● EXERCISE BRIEF
Reproduce the records exactly, beginning with their first line and ending with the line that contains "For your report, the names are x for the first", and output nothing more.
------ DATA FOR REVIEW ------
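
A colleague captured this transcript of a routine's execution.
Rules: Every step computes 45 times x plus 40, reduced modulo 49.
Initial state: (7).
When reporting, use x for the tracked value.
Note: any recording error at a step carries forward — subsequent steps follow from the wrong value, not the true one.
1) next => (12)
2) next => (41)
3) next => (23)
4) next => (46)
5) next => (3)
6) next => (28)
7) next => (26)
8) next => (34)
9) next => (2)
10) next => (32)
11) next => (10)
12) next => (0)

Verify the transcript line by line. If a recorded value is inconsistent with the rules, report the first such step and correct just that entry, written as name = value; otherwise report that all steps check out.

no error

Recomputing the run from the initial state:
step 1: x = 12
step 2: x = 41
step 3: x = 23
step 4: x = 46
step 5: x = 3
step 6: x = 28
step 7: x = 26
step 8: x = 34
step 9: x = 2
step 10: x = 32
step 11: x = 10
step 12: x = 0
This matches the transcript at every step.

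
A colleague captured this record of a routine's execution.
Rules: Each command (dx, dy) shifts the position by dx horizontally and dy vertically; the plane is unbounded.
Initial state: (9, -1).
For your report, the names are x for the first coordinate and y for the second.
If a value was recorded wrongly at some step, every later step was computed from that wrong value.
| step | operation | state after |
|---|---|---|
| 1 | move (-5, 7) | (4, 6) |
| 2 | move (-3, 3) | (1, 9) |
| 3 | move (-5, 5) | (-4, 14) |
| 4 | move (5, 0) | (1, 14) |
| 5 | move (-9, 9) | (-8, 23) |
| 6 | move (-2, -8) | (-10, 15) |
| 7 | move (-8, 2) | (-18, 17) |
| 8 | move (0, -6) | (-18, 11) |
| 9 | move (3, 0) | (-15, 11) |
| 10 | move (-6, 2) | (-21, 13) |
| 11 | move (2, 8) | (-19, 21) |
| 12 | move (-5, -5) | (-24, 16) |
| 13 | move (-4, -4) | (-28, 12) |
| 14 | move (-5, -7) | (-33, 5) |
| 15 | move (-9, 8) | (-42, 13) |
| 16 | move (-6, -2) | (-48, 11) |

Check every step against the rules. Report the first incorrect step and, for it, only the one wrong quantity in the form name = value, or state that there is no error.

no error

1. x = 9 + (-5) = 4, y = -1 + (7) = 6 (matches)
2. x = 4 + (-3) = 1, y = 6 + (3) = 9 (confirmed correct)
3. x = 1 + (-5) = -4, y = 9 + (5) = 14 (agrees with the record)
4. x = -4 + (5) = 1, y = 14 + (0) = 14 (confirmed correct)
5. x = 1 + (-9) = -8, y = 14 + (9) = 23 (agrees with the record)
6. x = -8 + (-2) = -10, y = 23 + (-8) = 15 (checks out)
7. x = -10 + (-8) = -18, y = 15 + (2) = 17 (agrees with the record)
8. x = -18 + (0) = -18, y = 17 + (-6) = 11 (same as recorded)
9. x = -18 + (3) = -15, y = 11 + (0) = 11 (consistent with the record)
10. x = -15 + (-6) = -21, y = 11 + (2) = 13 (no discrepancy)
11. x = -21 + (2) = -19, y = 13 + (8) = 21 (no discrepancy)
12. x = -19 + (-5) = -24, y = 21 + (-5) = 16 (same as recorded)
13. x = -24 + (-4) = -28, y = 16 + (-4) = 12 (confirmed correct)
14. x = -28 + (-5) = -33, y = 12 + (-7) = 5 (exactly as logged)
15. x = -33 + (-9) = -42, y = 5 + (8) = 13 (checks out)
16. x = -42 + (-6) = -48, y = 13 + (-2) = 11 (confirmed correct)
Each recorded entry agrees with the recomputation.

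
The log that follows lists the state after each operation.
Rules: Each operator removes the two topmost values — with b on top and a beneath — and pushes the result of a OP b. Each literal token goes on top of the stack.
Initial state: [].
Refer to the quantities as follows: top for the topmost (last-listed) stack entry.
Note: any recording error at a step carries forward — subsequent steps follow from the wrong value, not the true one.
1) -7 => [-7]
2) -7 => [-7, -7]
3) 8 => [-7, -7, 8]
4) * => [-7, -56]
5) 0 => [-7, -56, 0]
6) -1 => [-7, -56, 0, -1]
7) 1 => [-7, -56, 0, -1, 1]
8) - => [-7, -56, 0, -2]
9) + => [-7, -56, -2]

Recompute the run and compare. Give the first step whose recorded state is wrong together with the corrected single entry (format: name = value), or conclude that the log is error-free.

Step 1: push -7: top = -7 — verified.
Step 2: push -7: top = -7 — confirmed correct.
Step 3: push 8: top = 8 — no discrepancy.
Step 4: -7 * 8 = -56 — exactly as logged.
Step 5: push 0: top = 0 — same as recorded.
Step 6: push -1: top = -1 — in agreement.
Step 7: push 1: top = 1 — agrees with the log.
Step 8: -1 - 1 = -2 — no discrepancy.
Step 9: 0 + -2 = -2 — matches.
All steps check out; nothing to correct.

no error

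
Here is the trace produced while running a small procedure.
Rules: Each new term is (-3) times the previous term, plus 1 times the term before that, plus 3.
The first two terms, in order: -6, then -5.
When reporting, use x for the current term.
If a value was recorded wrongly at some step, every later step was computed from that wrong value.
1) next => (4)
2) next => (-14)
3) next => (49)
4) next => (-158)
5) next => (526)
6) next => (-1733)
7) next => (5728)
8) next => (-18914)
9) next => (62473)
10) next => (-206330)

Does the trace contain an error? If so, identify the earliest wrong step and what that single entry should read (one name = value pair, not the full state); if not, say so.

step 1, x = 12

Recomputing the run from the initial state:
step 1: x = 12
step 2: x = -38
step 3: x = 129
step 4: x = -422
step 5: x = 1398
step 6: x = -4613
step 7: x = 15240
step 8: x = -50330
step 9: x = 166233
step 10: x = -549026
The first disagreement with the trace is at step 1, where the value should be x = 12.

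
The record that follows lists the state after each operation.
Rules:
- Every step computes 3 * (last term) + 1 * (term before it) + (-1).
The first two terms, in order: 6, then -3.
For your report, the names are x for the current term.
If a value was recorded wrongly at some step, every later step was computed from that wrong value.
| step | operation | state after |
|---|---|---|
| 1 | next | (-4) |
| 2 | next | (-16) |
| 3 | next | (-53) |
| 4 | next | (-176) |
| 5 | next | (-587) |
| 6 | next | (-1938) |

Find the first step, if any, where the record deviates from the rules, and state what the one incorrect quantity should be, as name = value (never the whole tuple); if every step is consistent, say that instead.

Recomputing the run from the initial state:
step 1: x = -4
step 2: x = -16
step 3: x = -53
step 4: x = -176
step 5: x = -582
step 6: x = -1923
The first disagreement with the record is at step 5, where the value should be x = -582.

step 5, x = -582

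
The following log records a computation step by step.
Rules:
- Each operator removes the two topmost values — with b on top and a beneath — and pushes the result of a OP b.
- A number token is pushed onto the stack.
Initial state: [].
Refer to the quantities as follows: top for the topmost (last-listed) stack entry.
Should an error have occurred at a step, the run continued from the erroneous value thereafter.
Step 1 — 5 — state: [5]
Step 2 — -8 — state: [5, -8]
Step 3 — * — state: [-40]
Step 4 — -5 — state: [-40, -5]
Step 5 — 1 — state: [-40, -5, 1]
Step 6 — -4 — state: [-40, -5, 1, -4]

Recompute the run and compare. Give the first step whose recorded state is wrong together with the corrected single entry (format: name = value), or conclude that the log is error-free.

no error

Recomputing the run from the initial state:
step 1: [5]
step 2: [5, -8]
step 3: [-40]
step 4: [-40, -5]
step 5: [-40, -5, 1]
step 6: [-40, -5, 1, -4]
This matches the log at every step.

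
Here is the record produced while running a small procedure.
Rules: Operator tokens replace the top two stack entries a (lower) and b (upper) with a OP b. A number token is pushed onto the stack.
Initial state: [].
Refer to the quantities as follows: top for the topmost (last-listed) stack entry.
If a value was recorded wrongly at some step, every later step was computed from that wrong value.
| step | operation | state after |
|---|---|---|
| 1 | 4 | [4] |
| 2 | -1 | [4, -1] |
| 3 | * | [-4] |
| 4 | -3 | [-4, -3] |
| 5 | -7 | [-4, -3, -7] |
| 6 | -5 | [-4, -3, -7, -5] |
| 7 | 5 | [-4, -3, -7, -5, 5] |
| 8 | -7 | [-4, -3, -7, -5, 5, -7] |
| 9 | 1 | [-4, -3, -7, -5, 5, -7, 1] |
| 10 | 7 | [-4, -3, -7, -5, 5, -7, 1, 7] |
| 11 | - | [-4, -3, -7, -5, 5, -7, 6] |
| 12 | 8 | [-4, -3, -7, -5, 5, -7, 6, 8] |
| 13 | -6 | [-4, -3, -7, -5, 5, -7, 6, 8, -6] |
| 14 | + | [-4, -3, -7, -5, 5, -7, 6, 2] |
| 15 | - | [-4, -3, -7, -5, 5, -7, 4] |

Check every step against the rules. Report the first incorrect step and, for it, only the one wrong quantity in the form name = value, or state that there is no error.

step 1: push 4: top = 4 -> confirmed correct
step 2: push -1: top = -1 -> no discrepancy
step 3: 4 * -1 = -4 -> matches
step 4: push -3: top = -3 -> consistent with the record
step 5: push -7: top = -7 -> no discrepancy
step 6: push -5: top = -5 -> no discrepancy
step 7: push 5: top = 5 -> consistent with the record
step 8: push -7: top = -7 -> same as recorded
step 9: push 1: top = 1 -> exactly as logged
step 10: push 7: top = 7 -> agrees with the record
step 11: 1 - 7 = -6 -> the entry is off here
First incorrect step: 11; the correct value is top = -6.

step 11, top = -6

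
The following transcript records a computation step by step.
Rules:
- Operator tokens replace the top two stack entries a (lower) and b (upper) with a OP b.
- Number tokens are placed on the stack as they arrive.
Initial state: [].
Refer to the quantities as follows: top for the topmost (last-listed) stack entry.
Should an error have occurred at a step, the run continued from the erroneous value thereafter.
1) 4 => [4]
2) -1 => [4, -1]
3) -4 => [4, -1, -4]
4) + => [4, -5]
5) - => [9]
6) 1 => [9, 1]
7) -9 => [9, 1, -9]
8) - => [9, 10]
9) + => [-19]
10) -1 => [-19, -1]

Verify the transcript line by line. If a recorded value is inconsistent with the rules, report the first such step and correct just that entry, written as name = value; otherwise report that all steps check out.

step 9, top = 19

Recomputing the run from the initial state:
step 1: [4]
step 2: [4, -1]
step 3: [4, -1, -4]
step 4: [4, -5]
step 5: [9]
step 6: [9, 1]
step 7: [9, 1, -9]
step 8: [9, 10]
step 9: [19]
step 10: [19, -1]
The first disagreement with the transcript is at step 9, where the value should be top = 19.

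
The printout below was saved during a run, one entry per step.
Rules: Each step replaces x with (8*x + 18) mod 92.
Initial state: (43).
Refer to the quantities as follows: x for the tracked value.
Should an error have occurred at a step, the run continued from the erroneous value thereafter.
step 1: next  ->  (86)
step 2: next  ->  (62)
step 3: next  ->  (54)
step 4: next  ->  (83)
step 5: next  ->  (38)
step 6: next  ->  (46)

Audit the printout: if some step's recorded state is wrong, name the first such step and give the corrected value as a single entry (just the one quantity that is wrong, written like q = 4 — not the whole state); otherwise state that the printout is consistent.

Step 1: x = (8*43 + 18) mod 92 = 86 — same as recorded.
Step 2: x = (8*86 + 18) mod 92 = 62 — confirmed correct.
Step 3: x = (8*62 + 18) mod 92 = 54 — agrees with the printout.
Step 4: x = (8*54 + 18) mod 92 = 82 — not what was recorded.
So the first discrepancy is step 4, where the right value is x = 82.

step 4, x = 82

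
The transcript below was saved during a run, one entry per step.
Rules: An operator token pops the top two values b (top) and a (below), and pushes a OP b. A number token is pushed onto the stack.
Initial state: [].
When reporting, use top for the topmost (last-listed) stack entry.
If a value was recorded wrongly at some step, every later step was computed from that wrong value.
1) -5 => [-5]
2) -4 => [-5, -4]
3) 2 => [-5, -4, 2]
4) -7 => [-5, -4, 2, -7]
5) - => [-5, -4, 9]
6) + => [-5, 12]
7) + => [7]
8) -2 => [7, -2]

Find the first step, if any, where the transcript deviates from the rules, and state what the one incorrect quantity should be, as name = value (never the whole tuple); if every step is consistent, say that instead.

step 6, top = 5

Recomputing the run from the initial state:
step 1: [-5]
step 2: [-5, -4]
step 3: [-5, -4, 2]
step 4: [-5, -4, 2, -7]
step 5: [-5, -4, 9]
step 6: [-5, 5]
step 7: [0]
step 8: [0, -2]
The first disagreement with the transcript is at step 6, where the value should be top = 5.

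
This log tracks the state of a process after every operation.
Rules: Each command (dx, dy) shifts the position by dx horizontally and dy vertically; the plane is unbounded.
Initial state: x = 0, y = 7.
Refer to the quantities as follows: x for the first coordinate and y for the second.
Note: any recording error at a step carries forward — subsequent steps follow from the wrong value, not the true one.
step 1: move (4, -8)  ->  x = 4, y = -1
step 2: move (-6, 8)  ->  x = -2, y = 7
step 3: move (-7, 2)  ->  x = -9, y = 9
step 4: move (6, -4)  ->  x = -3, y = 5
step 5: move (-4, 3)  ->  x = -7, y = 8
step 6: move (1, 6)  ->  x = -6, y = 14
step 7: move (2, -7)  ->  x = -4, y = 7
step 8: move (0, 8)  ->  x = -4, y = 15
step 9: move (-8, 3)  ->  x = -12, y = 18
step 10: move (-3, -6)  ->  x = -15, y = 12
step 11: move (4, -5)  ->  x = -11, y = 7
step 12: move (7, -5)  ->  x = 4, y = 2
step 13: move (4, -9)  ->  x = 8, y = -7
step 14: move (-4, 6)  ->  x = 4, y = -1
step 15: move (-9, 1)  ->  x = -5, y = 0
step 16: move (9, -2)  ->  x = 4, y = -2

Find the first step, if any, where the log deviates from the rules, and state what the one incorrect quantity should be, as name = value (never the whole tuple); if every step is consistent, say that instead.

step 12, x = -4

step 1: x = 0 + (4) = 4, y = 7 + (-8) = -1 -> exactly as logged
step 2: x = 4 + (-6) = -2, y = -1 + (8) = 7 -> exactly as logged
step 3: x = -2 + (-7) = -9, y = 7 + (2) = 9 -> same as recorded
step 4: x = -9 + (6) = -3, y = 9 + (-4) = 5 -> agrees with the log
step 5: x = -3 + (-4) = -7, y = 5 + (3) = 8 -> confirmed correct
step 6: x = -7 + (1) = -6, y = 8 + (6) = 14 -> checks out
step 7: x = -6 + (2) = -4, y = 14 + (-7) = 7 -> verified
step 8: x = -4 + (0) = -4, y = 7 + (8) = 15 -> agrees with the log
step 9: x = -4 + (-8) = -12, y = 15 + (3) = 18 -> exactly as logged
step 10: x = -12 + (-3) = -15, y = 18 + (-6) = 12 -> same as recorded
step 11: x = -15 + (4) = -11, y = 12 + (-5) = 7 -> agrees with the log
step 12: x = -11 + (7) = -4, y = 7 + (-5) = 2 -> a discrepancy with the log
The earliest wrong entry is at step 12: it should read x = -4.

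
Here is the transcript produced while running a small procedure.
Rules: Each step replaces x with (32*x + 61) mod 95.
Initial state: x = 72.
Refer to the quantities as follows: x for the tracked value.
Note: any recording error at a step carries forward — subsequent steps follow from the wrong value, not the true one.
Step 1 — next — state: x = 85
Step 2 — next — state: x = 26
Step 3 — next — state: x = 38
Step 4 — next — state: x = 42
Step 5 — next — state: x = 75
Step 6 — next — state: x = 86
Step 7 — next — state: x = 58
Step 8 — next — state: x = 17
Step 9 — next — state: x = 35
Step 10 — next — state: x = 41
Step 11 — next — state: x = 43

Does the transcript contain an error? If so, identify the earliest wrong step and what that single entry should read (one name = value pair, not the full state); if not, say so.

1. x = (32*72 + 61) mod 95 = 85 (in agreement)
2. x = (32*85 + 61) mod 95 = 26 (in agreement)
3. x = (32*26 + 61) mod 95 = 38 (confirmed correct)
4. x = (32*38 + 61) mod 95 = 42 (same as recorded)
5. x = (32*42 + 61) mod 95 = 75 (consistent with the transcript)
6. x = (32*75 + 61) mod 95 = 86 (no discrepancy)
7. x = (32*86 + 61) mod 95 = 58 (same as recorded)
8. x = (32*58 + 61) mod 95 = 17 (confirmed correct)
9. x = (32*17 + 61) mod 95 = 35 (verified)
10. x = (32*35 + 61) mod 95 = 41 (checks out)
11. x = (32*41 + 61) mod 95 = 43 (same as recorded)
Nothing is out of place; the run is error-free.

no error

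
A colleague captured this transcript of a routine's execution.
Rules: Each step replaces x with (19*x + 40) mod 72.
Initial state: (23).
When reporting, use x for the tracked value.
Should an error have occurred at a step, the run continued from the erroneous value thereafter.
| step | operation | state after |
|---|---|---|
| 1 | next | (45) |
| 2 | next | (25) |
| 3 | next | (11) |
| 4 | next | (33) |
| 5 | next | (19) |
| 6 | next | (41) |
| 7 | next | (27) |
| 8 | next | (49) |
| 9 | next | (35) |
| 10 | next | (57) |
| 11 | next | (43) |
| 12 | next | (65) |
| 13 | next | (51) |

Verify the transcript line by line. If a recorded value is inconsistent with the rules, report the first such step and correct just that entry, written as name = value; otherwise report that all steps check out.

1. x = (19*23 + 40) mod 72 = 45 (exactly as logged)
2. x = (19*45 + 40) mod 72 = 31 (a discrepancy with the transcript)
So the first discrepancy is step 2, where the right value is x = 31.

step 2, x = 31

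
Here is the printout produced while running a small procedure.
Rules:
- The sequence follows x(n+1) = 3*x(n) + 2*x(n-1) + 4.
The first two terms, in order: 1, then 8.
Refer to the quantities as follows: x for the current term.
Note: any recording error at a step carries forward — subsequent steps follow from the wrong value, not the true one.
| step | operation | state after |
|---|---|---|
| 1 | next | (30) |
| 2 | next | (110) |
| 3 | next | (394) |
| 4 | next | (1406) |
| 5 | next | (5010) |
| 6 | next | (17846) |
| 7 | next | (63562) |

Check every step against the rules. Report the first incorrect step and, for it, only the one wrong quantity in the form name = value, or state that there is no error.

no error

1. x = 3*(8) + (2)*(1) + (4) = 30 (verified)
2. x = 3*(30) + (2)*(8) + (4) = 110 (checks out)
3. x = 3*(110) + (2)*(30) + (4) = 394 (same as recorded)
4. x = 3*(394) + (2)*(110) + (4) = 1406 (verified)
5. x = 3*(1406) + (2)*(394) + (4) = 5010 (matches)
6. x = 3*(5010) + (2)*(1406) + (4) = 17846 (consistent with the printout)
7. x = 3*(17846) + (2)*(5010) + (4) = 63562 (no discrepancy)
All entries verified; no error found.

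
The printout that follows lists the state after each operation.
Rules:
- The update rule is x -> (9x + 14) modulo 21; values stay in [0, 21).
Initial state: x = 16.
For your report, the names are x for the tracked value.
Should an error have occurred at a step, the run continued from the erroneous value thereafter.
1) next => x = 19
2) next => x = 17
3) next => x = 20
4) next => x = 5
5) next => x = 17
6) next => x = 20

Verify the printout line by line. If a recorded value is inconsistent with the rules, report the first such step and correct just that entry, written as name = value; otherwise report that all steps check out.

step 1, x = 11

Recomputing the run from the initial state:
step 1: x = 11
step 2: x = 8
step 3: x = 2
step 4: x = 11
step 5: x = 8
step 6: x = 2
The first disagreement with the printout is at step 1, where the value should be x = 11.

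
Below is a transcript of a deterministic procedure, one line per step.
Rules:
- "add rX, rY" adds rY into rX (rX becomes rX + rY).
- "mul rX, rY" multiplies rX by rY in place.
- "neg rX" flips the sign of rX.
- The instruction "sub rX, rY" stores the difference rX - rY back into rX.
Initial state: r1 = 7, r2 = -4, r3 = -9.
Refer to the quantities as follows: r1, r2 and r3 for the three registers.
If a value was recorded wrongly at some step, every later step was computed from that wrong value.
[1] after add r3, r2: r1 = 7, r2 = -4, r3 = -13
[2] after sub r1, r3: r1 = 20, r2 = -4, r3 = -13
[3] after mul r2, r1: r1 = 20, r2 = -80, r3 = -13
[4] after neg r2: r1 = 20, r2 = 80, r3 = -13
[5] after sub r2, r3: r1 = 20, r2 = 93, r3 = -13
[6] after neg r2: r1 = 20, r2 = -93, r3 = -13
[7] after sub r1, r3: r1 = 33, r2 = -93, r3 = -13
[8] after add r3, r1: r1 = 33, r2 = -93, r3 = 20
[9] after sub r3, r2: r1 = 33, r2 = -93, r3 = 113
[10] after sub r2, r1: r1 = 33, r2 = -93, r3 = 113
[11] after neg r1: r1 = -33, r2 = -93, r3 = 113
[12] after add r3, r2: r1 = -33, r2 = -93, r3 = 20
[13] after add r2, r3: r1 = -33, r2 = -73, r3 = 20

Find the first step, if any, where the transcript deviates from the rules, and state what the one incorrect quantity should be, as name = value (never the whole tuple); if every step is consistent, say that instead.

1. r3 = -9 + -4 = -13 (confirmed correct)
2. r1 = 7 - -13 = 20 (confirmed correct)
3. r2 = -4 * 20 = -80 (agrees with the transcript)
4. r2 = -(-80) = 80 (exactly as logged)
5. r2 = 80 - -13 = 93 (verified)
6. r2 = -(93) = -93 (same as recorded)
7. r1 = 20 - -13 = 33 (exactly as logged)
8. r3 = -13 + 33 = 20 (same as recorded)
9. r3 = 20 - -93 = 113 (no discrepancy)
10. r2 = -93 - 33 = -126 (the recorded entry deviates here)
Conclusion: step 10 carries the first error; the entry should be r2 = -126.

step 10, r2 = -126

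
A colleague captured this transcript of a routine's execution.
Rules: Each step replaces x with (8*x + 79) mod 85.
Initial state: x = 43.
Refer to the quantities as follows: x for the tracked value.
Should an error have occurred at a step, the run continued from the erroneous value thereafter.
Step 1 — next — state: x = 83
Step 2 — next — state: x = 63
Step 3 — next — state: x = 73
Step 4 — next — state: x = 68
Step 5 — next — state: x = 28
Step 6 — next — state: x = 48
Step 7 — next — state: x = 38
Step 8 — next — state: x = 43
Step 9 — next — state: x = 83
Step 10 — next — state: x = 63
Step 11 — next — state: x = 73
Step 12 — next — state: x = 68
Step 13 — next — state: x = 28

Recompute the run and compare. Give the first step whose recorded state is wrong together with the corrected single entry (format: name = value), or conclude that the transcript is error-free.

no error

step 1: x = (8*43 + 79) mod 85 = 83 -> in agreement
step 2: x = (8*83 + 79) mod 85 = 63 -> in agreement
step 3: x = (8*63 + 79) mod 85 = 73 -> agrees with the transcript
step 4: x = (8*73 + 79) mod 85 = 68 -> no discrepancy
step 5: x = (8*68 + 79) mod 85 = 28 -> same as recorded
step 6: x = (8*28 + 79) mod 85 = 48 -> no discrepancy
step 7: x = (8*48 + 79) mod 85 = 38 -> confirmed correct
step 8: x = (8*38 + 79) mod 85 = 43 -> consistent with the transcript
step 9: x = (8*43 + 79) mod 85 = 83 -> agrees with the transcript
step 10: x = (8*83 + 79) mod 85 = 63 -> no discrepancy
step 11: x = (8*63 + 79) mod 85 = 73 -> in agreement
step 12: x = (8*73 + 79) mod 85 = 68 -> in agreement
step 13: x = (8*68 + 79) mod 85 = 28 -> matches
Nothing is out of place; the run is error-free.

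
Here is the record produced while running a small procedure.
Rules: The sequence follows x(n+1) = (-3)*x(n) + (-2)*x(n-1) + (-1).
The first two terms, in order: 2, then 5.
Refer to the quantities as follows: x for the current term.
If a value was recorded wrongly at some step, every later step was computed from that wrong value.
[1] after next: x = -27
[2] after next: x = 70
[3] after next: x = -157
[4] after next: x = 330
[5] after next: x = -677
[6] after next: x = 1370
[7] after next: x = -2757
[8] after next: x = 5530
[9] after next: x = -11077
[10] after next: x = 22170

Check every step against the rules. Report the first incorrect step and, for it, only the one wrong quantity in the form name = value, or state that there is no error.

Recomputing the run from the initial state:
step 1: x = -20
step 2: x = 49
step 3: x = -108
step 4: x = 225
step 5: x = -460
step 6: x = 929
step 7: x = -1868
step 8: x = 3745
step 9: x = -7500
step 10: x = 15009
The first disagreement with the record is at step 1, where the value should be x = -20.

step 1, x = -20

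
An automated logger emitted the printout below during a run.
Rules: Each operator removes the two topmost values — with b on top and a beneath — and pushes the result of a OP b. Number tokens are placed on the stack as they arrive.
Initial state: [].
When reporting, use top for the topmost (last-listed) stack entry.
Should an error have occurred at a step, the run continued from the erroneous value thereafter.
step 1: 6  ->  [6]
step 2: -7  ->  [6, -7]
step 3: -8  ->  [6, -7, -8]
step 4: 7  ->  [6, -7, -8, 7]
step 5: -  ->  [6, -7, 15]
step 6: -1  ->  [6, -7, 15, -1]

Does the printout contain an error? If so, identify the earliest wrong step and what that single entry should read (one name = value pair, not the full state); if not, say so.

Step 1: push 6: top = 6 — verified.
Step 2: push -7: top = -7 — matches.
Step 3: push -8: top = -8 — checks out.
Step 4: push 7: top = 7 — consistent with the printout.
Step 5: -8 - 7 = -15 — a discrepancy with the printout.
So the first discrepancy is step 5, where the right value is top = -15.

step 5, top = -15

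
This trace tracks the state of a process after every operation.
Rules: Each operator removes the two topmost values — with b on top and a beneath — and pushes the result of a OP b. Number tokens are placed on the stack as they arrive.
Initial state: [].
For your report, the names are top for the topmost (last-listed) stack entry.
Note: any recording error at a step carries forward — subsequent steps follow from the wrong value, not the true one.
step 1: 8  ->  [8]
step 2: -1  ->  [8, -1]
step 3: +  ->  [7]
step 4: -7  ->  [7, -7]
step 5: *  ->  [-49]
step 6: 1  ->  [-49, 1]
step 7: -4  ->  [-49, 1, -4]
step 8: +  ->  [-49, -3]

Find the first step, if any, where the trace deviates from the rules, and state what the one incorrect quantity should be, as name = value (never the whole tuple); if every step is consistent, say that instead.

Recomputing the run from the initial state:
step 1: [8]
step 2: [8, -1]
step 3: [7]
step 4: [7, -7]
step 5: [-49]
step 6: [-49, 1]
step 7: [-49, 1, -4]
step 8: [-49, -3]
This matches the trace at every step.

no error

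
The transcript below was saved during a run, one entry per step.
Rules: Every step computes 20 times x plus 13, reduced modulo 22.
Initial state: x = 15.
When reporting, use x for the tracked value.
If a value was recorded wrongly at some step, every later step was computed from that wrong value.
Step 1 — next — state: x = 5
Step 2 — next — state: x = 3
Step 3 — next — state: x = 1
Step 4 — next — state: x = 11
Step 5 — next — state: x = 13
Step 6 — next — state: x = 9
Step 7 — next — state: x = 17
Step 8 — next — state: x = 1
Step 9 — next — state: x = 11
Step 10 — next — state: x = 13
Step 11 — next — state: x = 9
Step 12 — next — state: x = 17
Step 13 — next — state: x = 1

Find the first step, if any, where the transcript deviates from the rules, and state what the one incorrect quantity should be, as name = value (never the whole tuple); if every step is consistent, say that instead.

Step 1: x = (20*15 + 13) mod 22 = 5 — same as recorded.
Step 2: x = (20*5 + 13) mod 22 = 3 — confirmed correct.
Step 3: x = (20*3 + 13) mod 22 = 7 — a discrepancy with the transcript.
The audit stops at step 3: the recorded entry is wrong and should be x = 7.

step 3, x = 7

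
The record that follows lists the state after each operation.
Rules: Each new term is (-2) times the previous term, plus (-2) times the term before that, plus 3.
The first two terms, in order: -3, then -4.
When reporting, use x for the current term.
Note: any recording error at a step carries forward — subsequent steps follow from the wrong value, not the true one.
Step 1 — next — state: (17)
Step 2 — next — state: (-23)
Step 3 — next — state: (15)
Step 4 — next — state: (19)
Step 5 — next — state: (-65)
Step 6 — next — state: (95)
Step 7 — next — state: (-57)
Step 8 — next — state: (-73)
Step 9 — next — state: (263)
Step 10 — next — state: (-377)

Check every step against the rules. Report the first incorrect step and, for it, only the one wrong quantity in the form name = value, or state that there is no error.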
------
● THE ANSWER
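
A colleague captured this transcript of a routine's execution.
Rules: Every step computes 45 times x plus 40, reduced modulo 49.
Initial state: (7).
When reporting, use x for the tracked value.
Note: any recording error at a step carries forward — subsequent steps follow from the wrong value, not the true one.
1) next => (12)
2) next => (41)
3) next => (23)
4) next => (46)
5) next => (3)
6) next => (28)
7) next => (26)
8) next => (34)
9) next => (2)
10) next => (32)
11) next => (10)
12) next => (0)

Verify the transcript line by line. If a recorded value is inconsistent with the rules, report the first such step and correct just that entry, written as name = value; otherwise report that all steps check out.

no error

Recomputing the run from the initial state:
step 1: x = 12
step 2: x = 41
step 3: x = 23
step 4: x = 46
step 5: x = 3
step 6: x = 28
step 7: x = 26
step 8: x = 34
step 9: x = 2
step 10: x = 32
step 11: x = 10
step 12: x = 0
This matches the transcript at every step.

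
A colleague captured this record of a routine's execution.
Rules: Each command (dx, dy) shifts the position by dx horizontally and dy vertically; the plane is unbounded.
Initial state: (9, -1).
For your report, the names are x for the first coordinate and y for the second.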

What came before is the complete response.